Dataset records
>>>

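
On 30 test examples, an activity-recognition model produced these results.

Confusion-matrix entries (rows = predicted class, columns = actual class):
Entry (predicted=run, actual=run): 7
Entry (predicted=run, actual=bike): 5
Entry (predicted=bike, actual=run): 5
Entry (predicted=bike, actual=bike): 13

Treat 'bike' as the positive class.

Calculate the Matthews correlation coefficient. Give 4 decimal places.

MCC = (TP·TN − FP·FN) / √((TP+FP)(TP+FN)(TN+FP)(TN+FN))
Numerator = 13·7 − 5·5 = 66
Denominator = √(18·18·12·12) = √46656 = 216.0000
MCC = 66 / 216.0000 = 0.3056

0.3056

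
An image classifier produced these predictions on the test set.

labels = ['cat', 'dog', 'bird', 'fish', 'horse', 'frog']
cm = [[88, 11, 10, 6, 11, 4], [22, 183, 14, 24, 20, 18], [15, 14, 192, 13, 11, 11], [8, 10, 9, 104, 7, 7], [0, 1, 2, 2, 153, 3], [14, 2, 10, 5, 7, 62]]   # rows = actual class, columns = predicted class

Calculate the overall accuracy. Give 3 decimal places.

Accuracy = trace / total = (88+183+192+104+153+62=782) / 1073 = 782/1073 = 0.729

0.729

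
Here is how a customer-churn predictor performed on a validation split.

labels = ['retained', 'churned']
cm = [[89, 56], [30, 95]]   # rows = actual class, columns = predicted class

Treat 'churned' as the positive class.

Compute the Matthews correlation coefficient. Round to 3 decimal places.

0.375

MCC = (TP·TN − FP·FN) / √((TP+FP)(TP+FN)(TN+FP)(TN+FN))
Numerator = 95·89 − 56·30 = 6775
Denominator = √(151·125·145·119) = √325688125 = 18046.8314
MCC = 6775 / 18046.8314 = 0.375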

<<<

• **TASK STATEMENT**
Your response should be made up of the lines in the data that contain the word "test".

• **FINISHED EXERCISE**
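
On 30 test examples, an activity-recognition model produced these results.
An image classifier produced these predictions on the test set.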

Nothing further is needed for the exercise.